■ **Problem description**:
Range to reproduce from the entries below: the line with "Find a truth assignment for a, b, c, d, e, f", the line with "Either exhibit a", and every line in between. Give them exactly and give nothing else.

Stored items
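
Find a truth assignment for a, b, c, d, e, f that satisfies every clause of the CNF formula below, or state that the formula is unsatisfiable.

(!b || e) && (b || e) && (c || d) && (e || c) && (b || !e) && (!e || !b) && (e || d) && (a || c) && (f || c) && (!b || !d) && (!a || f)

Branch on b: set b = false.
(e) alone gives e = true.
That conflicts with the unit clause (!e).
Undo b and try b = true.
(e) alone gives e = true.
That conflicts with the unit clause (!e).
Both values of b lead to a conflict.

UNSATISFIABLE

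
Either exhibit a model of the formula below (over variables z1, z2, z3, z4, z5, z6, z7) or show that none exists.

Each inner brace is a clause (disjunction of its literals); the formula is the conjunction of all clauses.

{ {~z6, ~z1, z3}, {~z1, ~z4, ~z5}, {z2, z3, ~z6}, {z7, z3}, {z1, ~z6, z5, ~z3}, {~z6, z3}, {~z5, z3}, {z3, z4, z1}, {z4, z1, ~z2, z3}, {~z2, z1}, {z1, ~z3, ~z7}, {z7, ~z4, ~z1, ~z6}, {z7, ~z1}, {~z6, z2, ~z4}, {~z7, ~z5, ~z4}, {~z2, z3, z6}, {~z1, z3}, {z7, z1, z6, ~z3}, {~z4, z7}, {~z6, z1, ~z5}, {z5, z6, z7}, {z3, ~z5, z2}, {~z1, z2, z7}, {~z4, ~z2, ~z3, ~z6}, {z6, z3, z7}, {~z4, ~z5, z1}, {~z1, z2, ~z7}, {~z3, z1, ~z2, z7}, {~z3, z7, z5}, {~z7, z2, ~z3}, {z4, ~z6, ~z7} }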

--

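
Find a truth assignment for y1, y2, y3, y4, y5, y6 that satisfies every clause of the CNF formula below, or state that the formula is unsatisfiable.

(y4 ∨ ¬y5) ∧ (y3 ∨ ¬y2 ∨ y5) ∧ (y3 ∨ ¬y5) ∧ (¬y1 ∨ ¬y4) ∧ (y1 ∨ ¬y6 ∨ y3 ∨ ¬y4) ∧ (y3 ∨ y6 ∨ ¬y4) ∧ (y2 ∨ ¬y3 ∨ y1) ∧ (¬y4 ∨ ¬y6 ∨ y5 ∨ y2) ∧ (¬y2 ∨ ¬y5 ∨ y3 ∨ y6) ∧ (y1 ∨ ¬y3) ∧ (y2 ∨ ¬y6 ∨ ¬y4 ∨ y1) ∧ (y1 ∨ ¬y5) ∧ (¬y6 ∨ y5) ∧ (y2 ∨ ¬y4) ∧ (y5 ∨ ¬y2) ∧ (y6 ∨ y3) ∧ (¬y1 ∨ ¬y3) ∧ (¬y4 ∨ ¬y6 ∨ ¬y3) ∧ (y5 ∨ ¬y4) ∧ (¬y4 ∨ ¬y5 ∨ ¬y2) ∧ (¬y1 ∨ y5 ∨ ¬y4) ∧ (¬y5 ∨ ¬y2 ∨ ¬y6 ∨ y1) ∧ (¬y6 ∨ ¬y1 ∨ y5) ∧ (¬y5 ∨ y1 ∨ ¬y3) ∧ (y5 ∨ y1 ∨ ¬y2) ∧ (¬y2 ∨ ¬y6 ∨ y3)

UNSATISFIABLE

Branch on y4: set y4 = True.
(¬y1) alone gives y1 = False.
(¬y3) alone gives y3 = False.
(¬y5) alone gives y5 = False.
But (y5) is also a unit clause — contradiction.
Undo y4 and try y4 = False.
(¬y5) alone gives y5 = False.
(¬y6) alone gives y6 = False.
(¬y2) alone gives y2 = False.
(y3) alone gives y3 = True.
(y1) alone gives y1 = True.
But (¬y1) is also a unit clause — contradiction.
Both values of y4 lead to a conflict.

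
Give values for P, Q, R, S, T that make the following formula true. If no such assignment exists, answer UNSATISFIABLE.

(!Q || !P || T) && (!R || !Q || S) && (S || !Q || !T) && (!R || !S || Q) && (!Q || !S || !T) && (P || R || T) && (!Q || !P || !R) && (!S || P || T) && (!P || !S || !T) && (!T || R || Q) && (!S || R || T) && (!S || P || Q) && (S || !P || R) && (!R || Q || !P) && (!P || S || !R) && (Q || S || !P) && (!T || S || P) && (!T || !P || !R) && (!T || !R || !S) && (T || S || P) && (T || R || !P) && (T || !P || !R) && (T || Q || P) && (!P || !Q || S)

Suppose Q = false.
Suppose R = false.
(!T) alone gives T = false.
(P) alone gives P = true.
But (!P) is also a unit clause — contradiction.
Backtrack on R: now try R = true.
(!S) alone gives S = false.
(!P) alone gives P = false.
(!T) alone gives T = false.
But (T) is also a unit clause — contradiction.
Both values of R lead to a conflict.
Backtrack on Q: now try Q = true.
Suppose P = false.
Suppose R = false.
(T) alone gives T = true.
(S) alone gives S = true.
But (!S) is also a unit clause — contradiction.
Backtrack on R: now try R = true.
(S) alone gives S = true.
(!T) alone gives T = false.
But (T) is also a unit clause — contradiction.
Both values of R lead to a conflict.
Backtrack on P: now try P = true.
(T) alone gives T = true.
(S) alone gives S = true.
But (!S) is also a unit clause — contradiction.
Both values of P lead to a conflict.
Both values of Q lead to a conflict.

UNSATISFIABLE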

■ **Your response**:
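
Find a truth assignment for a, b, c, d, e, f that satisfies every clause of the CNF formula below, or state that the formula is unsatisfiable.

(!b || e) && (b || e) && (c || d) && (e || c) && (b || !e) && (!e || !b) && (e || d) && (a || c) && (f || c) && (!b || !d) && (!a || f)

Branch on b: set b = false.
(e) alone gives e = true.
That conflicts with the unit clause (!e).
Undo b and try b = true.
(e) alone gives e = true.
That conflicts with the unit clause (!e).
Both values of b lead to a conflict.

UNSATISFIABLE

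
Either exhibit a model of the formula below (over variables z1, z2, z3, z4, z5, z6, z7) or show that none exists.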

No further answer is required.